[Entries taken from a collection]
━━━━
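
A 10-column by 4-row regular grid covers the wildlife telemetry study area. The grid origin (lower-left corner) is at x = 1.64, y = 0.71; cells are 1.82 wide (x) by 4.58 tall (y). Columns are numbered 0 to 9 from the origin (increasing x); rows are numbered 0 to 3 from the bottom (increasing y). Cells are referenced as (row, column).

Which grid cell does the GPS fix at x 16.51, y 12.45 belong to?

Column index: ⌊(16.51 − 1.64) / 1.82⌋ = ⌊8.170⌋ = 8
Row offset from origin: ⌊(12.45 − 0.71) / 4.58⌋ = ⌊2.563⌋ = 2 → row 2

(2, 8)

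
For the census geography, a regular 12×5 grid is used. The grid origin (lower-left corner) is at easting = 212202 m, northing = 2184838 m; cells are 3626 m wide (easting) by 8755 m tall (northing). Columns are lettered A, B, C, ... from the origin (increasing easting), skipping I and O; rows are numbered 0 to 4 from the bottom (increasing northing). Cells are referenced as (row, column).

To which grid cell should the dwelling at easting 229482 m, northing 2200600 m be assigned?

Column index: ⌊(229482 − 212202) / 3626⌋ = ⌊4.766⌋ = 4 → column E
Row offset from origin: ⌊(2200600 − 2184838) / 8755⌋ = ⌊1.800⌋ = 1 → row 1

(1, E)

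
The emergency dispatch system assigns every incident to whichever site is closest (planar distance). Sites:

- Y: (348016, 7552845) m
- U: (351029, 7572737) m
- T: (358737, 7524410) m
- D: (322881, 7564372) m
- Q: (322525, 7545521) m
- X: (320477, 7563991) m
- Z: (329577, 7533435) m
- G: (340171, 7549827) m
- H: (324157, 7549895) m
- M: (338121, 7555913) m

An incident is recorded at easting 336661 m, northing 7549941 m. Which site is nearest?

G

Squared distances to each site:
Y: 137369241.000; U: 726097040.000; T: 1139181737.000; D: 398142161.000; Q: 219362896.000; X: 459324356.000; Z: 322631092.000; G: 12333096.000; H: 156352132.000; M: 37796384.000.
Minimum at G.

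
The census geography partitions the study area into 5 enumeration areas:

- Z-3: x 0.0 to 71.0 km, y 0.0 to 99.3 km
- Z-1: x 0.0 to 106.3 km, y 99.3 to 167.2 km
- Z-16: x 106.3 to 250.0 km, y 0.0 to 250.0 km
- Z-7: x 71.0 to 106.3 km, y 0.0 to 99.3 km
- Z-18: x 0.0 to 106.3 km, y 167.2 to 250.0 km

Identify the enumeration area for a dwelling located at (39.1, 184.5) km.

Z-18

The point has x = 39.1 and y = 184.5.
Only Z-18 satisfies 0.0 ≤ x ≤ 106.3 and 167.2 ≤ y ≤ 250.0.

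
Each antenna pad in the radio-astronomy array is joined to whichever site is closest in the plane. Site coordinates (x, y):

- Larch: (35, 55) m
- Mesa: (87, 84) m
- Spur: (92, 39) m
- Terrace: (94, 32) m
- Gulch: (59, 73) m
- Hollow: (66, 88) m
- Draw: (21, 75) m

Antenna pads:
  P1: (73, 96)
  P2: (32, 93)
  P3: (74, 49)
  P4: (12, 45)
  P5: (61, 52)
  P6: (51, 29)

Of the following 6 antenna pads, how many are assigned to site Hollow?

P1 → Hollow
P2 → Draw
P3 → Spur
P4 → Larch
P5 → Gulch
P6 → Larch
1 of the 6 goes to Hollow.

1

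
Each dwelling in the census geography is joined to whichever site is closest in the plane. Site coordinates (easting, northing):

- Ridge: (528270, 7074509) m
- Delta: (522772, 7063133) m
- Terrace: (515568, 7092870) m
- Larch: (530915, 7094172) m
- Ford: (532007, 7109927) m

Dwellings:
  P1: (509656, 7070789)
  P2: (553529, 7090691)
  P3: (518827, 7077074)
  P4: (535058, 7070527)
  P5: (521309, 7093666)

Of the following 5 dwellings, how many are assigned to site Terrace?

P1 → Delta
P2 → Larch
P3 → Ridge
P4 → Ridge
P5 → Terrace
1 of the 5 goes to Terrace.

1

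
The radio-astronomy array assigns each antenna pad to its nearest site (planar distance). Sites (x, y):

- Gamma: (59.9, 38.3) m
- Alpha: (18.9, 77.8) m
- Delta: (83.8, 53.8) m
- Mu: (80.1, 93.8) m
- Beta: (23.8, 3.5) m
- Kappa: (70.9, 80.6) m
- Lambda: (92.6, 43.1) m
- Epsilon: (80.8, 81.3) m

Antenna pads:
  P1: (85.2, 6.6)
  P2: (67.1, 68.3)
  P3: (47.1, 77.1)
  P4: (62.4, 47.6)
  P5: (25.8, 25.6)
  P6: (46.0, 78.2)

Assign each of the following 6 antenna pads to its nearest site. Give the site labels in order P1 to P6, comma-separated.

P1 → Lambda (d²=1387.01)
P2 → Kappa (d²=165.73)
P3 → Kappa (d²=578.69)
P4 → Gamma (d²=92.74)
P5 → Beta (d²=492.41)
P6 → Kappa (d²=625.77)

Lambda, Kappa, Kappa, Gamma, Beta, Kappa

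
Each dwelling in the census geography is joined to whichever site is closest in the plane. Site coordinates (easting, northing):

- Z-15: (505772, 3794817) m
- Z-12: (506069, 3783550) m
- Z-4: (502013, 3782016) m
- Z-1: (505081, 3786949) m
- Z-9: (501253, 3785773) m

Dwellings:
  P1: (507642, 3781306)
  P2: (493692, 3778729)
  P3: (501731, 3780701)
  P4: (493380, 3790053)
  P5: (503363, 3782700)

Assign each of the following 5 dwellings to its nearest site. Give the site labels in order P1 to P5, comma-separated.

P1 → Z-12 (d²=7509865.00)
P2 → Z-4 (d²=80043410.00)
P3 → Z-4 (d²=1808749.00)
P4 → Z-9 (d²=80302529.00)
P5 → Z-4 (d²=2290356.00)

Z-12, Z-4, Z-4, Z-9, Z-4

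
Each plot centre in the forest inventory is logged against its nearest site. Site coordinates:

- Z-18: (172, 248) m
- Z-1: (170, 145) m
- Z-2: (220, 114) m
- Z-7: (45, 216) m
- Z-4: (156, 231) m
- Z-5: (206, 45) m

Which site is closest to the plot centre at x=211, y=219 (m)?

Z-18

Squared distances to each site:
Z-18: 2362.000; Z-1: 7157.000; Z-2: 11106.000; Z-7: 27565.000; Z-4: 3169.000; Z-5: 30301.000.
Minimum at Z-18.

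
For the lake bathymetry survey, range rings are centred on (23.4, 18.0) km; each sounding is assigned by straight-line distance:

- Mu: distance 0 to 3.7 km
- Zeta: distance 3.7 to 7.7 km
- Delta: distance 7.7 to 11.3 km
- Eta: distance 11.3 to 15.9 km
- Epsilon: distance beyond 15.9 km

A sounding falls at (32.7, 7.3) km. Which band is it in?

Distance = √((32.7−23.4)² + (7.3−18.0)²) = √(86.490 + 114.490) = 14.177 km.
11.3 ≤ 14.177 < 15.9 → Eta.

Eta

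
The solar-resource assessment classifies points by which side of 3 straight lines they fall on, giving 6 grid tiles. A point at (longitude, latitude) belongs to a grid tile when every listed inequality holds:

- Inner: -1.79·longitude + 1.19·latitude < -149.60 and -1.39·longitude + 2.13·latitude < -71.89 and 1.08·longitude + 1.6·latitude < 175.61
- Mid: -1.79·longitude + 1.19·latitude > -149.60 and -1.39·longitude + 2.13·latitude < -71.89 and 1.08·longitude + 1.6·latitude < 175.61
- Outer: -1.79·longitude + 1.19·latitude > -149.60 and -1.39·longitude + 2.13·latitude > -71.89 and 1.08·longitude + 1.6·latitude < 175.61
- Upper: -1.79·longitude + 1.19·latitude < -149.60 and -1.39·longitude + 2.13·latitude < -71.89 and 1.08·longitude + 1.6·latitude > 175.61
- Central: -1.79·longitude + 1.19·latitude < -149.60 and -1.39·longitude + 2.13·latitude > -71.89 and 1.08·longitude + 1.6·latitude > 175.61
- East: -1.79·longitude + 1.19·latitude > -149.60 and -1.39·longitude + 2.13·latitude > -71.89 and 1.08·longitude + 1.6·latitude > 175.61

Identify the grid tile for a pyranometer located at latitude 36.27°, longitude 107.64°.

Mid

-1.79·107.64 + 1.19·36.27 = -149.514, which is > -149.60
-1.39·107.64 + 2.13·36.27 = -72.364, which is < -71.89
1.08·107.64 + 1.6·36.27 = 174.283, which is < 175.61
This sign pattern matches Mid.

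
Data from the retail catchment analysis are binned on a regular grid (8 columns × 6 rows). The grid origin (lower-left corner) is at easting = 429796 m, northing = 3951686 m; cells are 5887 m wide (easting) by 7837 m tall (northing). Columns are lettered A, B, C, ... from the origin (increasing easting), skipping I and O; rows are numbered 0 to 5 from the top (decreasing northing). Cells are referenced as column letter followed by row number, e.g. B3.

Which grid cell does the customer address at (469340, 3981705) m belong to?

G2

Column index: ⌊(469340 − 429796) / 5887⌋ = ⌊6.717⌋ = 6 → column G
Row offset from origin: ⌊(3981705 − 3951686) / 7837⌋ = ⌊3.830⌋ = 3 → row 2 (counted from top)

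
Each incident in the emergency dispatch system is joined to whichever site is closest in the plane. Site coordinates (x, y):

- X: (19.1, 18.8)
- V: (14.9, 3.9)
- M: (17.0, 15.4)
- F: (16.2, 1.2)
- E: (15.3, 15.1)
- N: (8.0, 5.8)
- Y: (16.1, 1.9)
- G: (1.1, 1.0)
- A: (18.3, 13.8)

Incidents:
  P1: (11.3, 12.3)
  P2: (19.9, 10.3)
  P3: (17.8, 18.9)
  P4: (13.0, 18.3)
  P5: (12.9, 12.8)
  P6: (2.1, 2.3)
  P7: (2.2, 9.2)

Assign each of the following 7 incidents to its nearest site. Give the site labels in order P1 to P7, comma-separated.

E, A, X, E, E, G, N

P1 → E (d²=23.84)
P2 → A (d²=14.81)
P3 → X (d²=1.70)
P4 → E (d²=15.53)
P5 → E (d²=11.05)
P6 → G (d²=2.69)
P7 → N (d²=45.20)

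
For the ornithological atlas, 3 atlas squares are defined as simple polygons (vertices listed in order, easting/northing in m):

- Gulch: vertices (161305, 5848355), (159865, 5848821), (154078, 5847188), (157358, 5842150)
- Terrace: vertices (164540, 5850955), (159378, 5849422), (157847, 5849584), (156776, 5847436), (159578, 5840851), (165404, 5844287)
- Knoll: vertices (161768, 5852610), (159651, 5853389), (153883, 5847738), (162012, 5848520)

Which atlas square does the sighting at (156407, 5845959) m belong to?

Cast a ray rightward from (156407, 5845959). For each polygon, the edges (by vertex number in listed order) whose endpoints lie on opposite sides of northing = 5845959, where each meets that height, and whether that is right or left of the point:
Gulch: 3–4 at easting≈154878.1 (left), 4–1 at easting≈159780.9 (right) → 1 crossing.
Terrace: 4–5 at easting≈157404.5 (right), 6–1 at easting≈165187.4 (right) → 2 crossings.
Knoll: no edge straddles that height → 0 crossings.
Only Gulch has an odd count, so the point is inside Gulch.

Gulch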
━━━━
Aim of the exercise: Tally the lines above that include "Columns", and reply with only the tally.

Answer space: 3